## What you will do
Return all of the records exactly.

## Available data
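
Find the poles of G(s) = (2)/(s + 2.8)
Set denominator = 0: s + 2.8 = 0 → Poles: -2.8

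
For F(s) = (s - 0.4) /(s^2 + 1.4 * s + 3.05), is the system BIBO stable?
Denominator: s^2 + 1.4*s + 3.05. Poles: -0.7 + 1.6j, -0.7 - 1.6j. All Re(p)<0: Yes (stable)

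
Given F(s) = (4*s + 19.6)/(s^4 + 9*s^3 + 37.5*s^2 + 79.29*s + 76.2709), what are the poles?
Set denominator = 0: s^4 + 9*s^3 + 37.5*s^2 + 79.29*s + 76.2709 = (s^2 + 5*s + 8.21)(s^2 + 4*s + 9.29) = 0 → Poles: -2 + 2.3j, -2 - 2.3j, -2.5 + 1.4j, -2.5 - 1.4j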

## Task solution
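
Find the poles of G(s) = (2)/(s + 2.8)
Set denominator = 0: s + 2.8 = 0 → Poles: -2.8

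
For F(s) = (s - 0.4) /(s^2 + 1.4 * s + 3.05), is the system BIBO stable?
Denominator: s^2 + 1.4*s + 3.05. Poles: -0.7 + 1.6j, -0.7 - 1.6j. All Re(p)<0: Yes (stable)

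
Given F(s) = (4*s + 19.6)/(s^4 + 9*s^3 + 37.5*s^2 + 79.29*s + 76.2709), what are the poles?
Set denominator = 0: s^4 + 9*s^3 + 37.5*s^2 + 79.29*s + 76.2709 = (s^2 + 5*s + 8.21)(s^2 + 4*s + 9.29) = 0 → Poles: -2 + 2.3j, -2 - 2.3j, -2.5 + 1.4j, -2.5 - 1.4j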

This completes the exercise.